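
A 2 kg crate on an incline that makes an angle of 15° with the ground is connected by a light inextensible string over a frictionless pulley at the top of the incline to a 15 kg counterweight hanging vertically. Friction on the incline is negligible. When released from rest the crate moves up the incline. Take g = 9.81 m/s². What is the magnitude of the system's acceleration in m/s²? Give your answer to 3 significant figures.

For the crate on the incline: the weight component along the slope is m₁g sin 15° = 2 × 9.81 × 0.2588 = 5.078 N and the normal force is N = m₁g cos 15° = 18.951 N.
Newton's second law for the crate (up-slope positive): T − 5.078 = 2 a. For the hanging counterweight (downward positive): 15 × 9.81 − T = 15 a.
Adding the two equations eliminates T: 142.072 = 17 a, so a = 8.3572 m/s².

8.36 m/s²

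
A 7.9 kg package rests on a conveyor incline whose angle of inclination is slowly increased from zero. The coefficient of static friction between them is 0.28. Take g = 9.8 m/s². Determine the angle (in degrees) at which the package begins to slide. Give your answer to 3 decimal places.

15.642°

At the threshold of sliding, static friction is at its maximum μ_s N and exactly balances the weight component along the incline: mg sin θ = μ_s mg cos θ.
Hence tan θ = μ_s = 0.28, so θ = arctan(0.28) = 15.6422°.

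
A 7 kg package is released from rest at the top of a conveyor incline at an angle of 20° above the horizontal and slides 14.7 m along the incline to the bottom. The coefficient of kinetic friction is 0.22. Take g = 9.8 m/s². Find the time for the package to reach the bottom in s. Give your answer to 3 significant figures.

The weight component along the incline is mg sin 20° = 23.463 N and the normal force is N = mg cos 20° = 64.463 N.
Friction up the slope is f = μN = 0.22 × 64.463 = 14.182 N, so the net downslope force is 23.463 − 14.182 = 9.281 N and a = 9.281 / 7 = 1.3259 m/s².
Starting from rest, L = ½at², so t = √(2L/a) = √(2 × 14.7 / 1.3259) = 4.7089 s.

4.71 s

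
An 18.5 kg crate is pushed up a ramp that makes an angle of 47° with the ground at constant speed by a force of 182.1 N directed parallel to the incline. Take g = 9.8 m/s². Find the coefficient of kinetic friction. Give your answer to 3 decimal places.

0.400

At constant speed ΣF = 0 along the incline. The applied 182.1 N acts up the slope; the weight component mg sin 47° = 132.594 N and kinetic friction μN both act down the slope.
So 182.1 = 132.594 + μ × 123.646, giving μ = (182.1 − 132.594) / 123.646 = 0.4004.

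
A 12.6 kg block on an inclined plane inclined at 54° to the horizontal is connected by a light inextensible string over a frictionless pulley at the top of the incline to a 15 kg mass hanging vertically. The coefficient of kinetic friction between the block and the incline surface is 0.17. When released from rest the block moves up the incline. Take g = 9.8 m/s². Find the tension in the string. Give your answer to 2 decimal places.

For the block on the incline: the weight component along the slope is m₁g sin 54° = 12.6 × 9.8 × 0.8090 = 99.895 N and the normal force is N = m₁g cos 54° = 72.580 N.
Kinetic friction opposes the block's motion up the incline: f = μN = 0.17 × 72.580 = 12.339 N acting down the slope.
Newton's second law for the block (up-slope positive): T − 99.895 − 12.339 = 12.6 a. For the hanging mass (downward positive): 15 × 9.8 − T = 15 a.
Adding the two equations eliminates T: 34.766 = 27.6 a, so a = 1.2596 m/s².
Then from the hanging mass's equation, T = 15 × (9.8 − 1.2596) = 128.106 N.

128.11 N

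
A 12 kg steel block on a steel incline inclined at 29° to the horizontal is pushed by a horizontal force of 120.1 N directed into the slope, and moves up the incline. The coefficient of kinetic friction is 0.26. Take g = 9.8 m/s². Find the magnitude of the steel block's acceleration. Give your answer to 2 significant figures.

0.51 m/s²

The horizontal push has components F cos 29° = 120.1 × 0.8746 = 105.039 N up the incline and F sin 29° = 120.1 × 0.4848 = 58.224 N pressing into the surface.
The normal force is therefore N = mg cos 29° + F sin 29° = 102.853 + 58.224 = 161.077 N, and kinetic friction down the slope is μN = 0.26 × 161.077 = 41.880 N.
Along the incline: F cos 29° − mg sin 29° − μN = ma, so 105.039 − 57.012 − 41.880 = 12 a, giving a = 0.5122 m/s².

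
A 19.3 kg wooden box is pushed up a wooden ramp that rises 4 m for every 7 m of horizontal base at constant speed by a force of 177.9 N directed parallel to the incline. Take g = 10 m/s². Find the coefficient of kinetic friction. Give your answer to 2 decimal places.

At constant speed ΣF = 0 along the incline. The applied 177.9 N acts up the slope; the weight component mg sin 29.74° = 95.755 N and kinetic friction μN both act down the slope.
So 177.9 = 95.755 + μ × 167.571, giving μ = (177.9 − 95.755) / 167.571 = 0.4902.

0.49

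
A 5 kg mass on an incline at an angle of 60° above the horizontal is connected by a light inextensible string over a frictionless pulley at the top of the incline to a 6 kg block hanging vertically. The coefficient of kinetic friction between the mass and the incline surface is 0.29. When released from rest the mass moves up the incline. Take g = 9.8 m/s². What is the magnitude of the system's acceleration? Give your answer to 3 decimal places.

For the mass on the incline: the weight component along the slope is m₁g sin 60° = 5 × 9.8 × 0.8660 = 42.434 N and the normal force is N = m₁g cos 60° = 24.500 N.
Kinetic friction opposes the mass's motion up the incline: f = μN = 0.29 × 24.500 = 7.105 N acting down the slope.
Newton's second law for the mass (up-slope positive): T − 42.434 − 7.105 = 5 a. For the hanging block (downward positive): 6 × 9.8 − T = 6 a.
Adding the two equations eliminates T: 9.261 = 11 a, so a = 0.8419 m/s².

0.842 m/s²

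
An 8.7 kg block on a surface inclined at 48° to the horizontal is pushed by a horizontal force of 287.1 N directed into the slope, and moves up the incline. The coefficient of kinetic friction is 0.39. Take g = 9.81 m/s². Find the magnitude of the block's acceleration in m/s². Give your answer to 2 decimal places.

2.67 m/s²

The horizontal push has components F cos 48° = 287.1 × 0.6691 = 192.099 N up the incline and F sin 48° = 287.1 × 0.7431 = 213.344 N pressing into the surface.
The normal force is therefore N = mg cos 48° + F sin 48° = 57.106 + 213.344 = 270.450 N, and kinetic friction down the slope is μN = 0.39 × 270.450 = 105.475 N.
Along the incline: F cos 48° − mg sin 48° − μN = ma, so 192.099 − 63.421 − 105.475 = 8.7 a, giving a = 2.6670 m/s².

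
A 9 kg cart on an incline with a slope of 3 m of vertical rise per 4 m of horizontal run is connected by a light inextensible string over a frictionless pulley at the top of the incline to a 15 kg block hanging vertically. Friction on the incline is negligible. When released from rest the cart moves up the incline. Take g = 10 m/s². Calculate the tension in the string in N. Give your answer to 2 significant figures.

For the cart on the incline: the weight component along the slope is m₁g sin 36.87° = 9 × 10 × 0.6000 = 54.000 N and the normal force is N = m₁g cos 36.87° = 72.000 N.
Newton's second law for the cart (up-slope positive): T − 54.000 = 9 a. For the hanging block (downward positive): 15 × 10 − T = 15 a.
Adding the two equations eliminates T: 96.000 = 24 a, so a = 4.0000 m/s².
Then from the hanging block's equation, T = 15 × (10 − 4.0000) = 90.000 N.

90 N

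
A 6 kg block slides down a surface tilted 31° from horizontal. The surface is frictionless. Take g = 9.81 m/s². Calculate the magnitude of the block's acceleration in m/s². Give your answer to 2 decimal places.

Resolving the weight along the incline: the component pulling the block down the slope is mg sin 31° = 6 × 9.81 × 0.5150 = 30.313 N, and the normal force is N = mg cos 31° = 6 × 9.81 × 0.8572 = 50.455 N.
With no friction the net force along the incline is 30.313 N, so a = g sin 31° = 30.313 / 6 = 5.0522 m/s².

5.05 m/s²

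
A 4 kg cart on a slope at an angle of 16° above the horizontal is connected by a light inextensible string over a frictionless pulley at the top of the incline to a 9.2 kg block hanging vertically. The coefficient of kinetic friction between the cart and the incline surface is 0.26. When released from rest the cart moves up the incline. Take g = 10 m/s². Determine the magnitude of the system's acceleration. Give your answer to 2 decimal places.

For the cart on the incline: the weight component along the slope is m₁g sin 16° = 4 × 10 × 0.2756 = 11.024 N and the normal force is N = m₁g cos 16° = 38.450 N.
Kinetic friction opposes the cart's motion up the incline: f = μN = 0.26 × 38.450 = 9.997 N acting down the slope.
Newton's second law for the cart (up-slope positive): T − 11.024 − 9.997 = 4 a. For the hanging block (downward positive): 9.2 × 10 − T = 9.2 a.
Adding the two equations eliminates T: 70.979 = 13.2 a, so a = 5.3772 m/s².

5.38 m/s²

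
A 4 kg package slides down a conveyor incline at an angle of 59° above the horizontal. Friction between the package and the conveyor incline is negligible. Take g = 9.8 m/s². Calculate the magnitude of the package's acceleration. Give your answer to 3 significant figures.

Resolving the weight along the incline: the component pulling the package down the slope is mg sin 59° = 4 × 9.8 × 0.8572 = 33.602 N, and the normal force is N = mg cos 59° = 4 × 9.8 × 0.5150 = 20.188 N.
With no friction the net force along the incline is 33.602 N, so a = g sin 59° = 33.602 / 4 = 8.4005 m/s².

8.40 m/s²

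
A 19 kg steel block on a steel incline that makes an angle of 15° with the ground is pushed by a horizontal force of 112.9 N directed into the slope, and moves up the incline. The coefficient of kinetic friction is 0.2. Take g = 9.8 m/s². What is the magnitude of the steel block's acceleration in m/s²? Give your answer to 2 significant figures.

1.0 m/s²

The horizontal push has components F cos 15° = 112.9 × 0.9659 = 109.050 N up the incline and F sin 15° = 112.9 × 0.2588 = 29.219 N pressing into the surface.
The normal force is therefore N = mg cos 15° + F sin 15° = 179.851 + 29.219 = 209.070 N, and kinetic friction down the slope is μN = 0.2 × 209.070 = 41.814 N.
Along the incline: F cos 15° − mg sin 15° − μN = ma, so 109.050 − 48.189 − 41.814 = 19 a, giving a = 1.0025 m/s².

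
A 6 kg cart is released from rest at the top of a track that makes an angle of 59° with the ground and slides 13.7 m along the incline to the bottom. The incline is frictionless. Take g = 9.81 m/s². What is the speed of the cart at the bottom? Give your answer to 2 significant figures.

The weight component along the incline is mg sin 59° = 50.453 N and the normal force is N = mg cos 59° = 30.315 N.
With no friction, a = g sin 59° = 8.4088 m/s².
Starting from rest over a distance of 13.7 m, v² = 2aL = 2 × 8.4088 × 13.7 = 230.4011, so v = 15.1790 m/s.

15 m/s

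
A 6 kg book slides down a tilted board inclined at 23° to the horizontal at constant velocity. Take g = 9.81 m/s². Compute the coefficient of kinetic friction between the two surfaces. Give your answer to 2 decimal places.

0.42

At constant velocity the net force along the incline is zero: mg sin 23° = μ mg cos 23°.
So μ = tan 23° = 0.3907 / 0.9205 = 0.4244.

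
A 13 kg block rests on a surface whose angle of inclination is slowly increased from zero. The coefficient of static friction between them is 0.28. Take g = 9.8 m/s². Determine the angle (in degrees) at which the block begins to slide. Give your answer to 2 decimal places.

15.64°

At the threshold of sliding, static friction is at its maximum μ_s N and exactly balances the weight component along the incline: mg sin θ = μ_s mg cos θ.
Hence tan θ = μ_s = 0.28, so θ = arctan(0.28) = 15.6422°.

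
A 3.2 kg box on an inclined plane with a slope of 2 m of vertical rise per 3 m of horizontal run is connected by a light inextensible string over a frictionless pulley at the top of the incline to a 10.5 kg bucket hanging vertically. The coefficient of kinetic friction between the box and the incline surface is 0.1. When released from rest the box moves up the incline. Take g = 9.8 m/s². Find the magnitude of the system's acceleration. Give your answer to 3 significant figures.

6.05 m/s²

For the box on the incline: the weight component along the slope is m₁g sin 33.69° = 3.2 × 9.8 × 0.5547 = 17.395 N and the normal force is N = m₁g cos 33.69° = 26.093 N.
Kinetic friction opposes the box's motion up the incline: f = μN = 0.1 × 26.093 = 2.609 N acting down the slope.
Newton's second law for the box (up-slope positive): T − 17.395 − 2.609 = 3.2 a. For the hanging bucket (downward positive): 10.5 × 9.8 − T = 10.5 a.
Adding the two equations eliminates T: 82.896 = 13.7 a, so a = 6.0508 m/s².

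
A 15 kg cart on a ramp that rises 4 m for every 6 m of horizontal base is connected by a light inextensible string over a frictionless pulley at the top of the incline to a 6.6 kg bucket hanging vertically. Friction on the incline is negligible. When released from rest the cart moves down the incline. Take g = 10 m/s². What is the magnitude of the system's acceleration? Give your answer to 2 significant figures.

For the cart on the incline: the weight component along the slope is m₁g sin 33.69° = 15 × 10 × 0.5547 = 83.205 N and the normal force is N = m₁g cos 33.69° = 124.808 N.
Newton's second law for the cart (down-slope positive): 83.205 − T = 15 a. For the hanging bucket (upward positive): T − 6.6 × 10 = 6.6 a.
Adding the two equations eliminates T: 17.205 = 21.6 a, so a = 0.7965 m/s².

0.80 m/s²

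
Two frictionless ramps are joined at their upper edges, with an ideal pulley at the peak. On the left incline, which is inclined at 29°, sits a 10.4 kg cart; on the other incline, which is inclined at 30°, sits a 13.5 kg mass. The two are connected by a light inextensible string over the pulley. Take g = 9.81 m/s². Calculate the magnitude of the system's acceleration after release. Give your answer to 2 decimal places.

Resolve each weight along its own incline: the 10.4 kg mass has component 10.4 × 9.81 × sin 29° = 49.462 N down its slope, and the 13.5 kg mass has 13.5 × 9.81 × sin 30° = 66.217 N down its slope.
The 13.5 kg side's 66.217 N exceeds the other side's 49.462 N, so that mass slides down and the 10.4 kg mass slides up. Taking that direction as positive, Newton's second law for the whole system gives 66.217 − 49.462 = (10.4 + 13.5) a, so a = 16.755 / 23.9 = 0.7010 m/s².

0.70 m/s²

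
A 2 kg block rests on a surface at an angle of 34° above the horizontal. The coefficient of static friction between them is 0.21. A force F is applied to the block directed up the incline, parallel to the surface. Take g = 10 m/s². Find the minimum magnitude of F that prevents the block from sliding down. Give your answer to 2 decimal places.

7.70 N

The normal force is N = mg cos 34° = 16.581 N. With F at its minimum the block is on the verge of sliding down, so static friction is at its maximum μ_s N = 0.21 × 16.581 = 3.482 N and acts up the slope.
Equilibrium along the incline: F + μ_s N = mg sin 34°, so F = 11.184 − 3.482 = 7.702 N.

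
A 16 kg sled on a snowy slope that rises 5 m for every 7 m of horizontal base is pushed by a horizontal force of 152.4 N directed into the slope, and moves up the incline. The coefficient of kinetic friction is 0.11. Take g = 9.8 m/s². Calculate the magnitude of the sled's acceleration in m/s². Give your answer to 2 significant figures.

0.57 m/s²

The horizontal push has components F cos 35.54° = 152.4 × 0.8137 = 124.008 N up the incline and F sin 35.54° = 152.4 × 0.5812 = 88.575 N pressing into the surface.
The normal force is therefore N = mg cos 35.54° + F sin 35.54° = 127.588 + 88.575 = 216.163 N, and kinetic friction down the slope is μN = 0.11 × 216.163 = 23.778 N.
Along the incline: F cos 35.54° − mg sin 35.54° − μN = ma, so 124.008 − 91.132 − 23.778 = 16 a, giving a = 0.5686 m/s².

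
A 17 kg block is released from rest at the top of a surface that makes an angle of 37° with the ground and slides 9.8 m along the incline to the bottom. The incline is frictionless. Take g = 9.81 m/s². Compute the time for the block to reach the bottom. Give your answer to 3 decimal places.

1.822 s

The weight component along the incline is mg sin 37° = 100.365 N and the normal force is N = mg cos 37° = 133.188 N.
With no friction, a = g sin 37° = 5.9038 m/s².
Starting from rest, L = ½at², so t = √(2L/a) = √(2 × 9.8 / 5.9038) = 1.8221 s.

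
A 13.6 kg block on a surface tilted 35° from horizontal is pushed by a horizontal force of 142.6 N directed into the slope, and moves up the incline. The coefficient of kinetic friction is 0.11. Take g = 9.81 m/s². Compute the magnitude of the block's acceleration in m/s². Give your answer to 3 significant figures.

1.42 m/s²

The horizontal push has components F cos 35° = 142.6 × 0.8192 = 116.818 N up the incline and F sin 35° = 142.6 × 0.5736 = 81.795 N pressing into the surface.
The normal force is therefore N = mg cos 35° + F sin 35° = 109.294 + 81.795 = 191.089 N, and kinetic friction down the slope is μN = 0.11 × 191.089 = 21.020 N.
Along the incline: F cos 35° − mg sin 35° − μN = ma, so 116.818 − 76.527 − 21.020 = 13.6 a, giving a = 1.4170 m/s².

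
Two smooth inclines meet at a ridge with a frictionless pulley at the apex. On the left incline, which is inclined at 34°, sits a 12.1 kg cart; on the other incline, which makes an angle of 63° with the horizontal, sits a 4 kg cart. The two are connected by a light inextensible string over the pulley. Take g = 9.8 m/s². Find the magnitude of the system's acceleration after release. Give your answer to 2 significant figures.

1.9 m/s²

Resolve each weight along its own incline: the 12.1 kg mass has component 12.1 × 9.8 × sin 34° = 66.309 N down its slope, and the 4 kg mass has 4 × 9.8 × sin 63° = 34.927 N down its slope.
The 12.1 kg side's 66.309 N exceeds the other side's 34.927 N, so that mass slides down and the 4 kg mass slides up. Taking that direction as positive, Newton's second law for the whole system gives 66.309 − 34.927 = (12.1 + 4) a, so a = 31.382 / 16.1 = 1.9492 m/s².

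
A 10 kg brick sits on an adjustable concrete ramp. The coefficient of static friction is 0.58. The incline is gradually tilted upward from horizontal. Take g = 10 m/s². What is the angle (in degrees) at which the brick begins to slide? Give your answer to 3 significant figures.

30.1°

At the threshold of sliding, static friction is at its maximum μ_s N and exactly balances the weight component along the incline: mg sin θ = μ_s mg cos θ.
Hence tan θ = μ_s = 0.58, so θ = arctan(0.58) = 30.1137°.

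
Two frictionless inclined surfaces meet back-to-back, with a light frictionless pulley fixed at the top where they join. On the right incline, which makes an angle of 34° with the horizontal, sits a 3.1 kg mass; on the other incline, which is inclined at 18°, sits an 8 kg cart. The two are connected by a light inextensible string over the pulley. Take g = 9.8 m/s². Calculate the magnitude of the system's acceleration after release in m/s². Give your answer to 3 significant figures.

Resolve each weight along its own incline: the 3.1 kg mass has component 3.1 × 9.8 × sin 34° = 16.988 N down its slope, and the 8 kg mass has 8 × 9.8 × sin 18° = 24.227 N down its slope.
The 8 kg side's 24.227 N exceeds the other side's 16.988 N, so that mass slides down and the 3.1 kg mass slides up. Taking that direction as positive, Newton's second law for the whole system gives 24.227 − 16.988 = (3.1 + 8) a, so a = 7.239 / 11.1 = 0.6522 m/s².

0.652 m/s²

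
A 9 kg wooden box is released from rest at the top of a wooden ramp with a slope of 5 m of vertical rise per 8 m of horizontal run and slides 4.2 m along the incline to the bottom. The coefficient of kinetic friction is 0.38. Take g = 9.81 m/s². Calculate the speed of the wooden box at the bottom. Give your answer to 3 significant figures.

The weight component along the incline is mg sin 32.01° = 46.794 N and the normal force is N = mg cos 32.01° = 74.870 N.
Friction up the slope is f = μN = 0.38 × 74.870 = 28.451 N, so the net downslope force is 46.794 − 28.451 = 18.343 N and a = 18.343 / 9 = 2.0381 m/s².
Starting from rest over a distance of 4.2 m, v² = 2aL = 2 × 2.0381 × 4.2 = 17.1200, so v = 4.1376 m/s.

4.14 m/s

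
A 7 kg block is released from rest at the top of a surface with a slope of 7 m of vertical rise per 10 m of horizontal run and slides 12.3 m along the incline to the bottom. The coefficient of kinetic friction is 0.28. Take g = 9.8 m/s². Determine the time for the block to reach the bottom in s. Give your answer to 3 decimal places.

The weight component along the incline is mg sin 34.99° = 39.340 N and the normal force is N = mg cos 34.99° = 56.199 N.
Friction up the slope is f = μN = 0.28 × 56.199 = 15.736 N, so the net downslope force is 39.340 − 15.736 = 23.604 N and a = 23.604 / 7 = 3.3720 m/s².
Starting from rest, L = ½at², so t = √(2L/a) = √(2 × 12.3 / 3.3720) = 2.7010 s.

2.701 s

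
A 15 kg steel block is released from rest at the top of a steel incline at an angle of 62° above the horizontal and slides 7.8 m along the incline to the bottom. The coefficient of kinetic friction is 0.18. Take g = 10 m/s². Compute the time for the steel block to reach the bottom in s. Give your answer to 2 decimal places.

1.40 s

The weight component along the incline is mg sin 62° = 132.442 N and the normal force is N = mg cos 62° = 70.421 N.
Friction up the slope is f = μN = 0.18 × 70.421 = 12.676 N, so the net downslope force is 132.442 − 12.676 = 119.766 N and a = 119.766 / 15 = 7.9844 m/s².
Starting from rest, L = ½at², so t = √(2L/a) = √(2 × 7.8 / 7.9844) = 1.3978 s.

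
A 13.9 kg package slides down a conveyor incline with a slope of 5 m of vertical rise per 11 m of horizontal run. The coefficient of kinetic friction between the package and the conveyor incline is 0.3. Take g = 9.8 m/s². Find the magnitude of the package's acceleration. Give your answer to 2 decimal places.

1.38 m/s²

Resolving the weight along the incline: the component pulling the package down the slope is mg sin 24.44° = 13.9 × 9.8 × 0.4138 = 56.368 N, and the normal force is N = mg cos 24.44° = 13.9 × 9.8 × 0.9104 = 124.015 N.
Kinetic friction acts up the slope with magnitude f = μN = 0.3 × 124.015 = 37.204 N.
Net force along the incline is 56.368 − 37.204 = 19.164 N, so a = 19.164 / 13.9 = 1.3787 m/s².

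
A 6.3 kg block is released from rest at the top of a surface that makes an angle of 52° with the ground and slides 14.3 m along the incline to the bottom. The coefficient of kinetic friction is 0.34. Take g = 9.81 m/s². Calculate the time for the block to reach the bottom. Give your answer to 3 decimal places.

2.245 s

The weight component along the incline is mg sin 52° = 48.701 N and the normal force is N = mg cos 52° = 38.050 N.
Friction up the slope is f = μN = 0.34 × 38.050 = 12.937 N, so the net downslope force is 48.701 − 12.937 = 35.764 N and a = 35.764 / 6.3 = 5.6768 m/s².
Starting from rest, L = ½at², so t = √(2L/a) = √(2 × 14.3 / 5.6768) = 2.2446 s.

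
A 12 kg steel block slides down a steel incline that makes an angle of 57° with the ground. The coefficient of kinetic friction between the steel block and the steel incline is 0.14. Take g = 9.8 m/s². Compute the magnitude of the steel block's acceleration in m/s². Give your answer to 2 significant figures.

7.5 m/s²

Resolving the weight along the incline: the component pulling the steel block down the slope is mg sin 57° = 12 × 9.8 × 0.8387 = 98.631 N, and the normal force is N = mg cos 57° = 12 × 9.8 × 0.5446 = 64.045 N.
Kinetic friction acts up the slope with magnitude f = μN = 0.14 × 64.045 = 8.966 N.
Net force along the incline is 98.631 − 8.966 = 89.665 N, so a = 89.665 / 12 = 7.4721 m/s².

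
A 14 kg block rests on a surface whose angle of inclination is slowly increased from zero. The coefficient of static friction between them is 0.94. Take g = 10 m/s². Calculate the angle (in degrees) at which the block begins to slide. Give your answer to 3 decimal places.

43.229°

At the threshold of sliding, static friction is at its maximum μ_s N and exactly balances the weight component along the incline: mg sin θ = μ_s mg cos θ.
Hence tan θ = μ_s = 0.94, so θ = arctan(0.94) = 43.2285°.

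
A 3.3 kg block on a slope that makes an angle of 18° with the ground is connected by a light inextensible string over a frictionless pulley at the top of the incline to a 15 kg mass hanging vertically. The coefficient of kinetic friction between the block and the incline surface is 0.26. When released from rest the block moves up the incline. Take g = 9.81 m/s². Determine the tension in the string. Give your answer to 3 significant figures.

For the block on the incline: the weight component along the slope is m₁g sin 18° = 3.3 × 9.81 × 0.3090 = 10.003 N and the normal force is N = m₁g cos 18° = 30.789 N.
Kinetic friction opposes the block's motion up the incline: f = μN = 0.26 × 30.789 = 8.005 N acting down the slope.
Newton's second law for the block (up-slope positive): T − 10.003 − 8.005 = 3.3 a. For the hanging mass (downward positive): 15 × 9.81 − T = 15 a.
Adding the two equations eliminates T: 129.142 = 18.3 a, so a = 7.0569 m/s².
Then from the hanging mass's equation, T = 15 × (9.81 − 7.0569) = 41.297 N.

41.3 N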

::::

THE PROBLEM
The answer is the line containing "A 3.3 kg block" together with every line after it in the records, repeated exactly and with nothing else.

RESPONSE
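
A 3.3 kg block on a slope that makes an angle of 18° with the ground is connected by a light inextensible string over a frictionless pulley at the top of the incline to a 15 kg mass hanging vertically. The coefficient of kinetic friction between the block and the incline surface is 0.26. When released from rest the block moves up the incline. Take g = 9.81 m/s². Determine the tension in the string. Give your answer to 3 significant figures.

For the block on the incline: the weight component along the slope is m₁g sin 18° = 3.3 × 9.81 × 0.3090 = 10.003 N and the normal force is N = m₁g cos 18° = 30.789 N.
Kinetic friction opposes the block's motion up the incline: f = μN = 0.26 × 30.789 = 8.005 N acting down the slope.
Newton's second law for the block (up-slope positive): T − 10.003 − 8.005 = 3.3 a. For the hanging mass (downward positive): 15 × 9.81 − T = 15 a.
Adding the two equations eliminates T: 129.142 = 18.3 a, so a = 7.0569 m/s².
Then from the hanging mass's equation, T = 15 × (9.81 − 7.0569) = 41.297 N.

41.3 N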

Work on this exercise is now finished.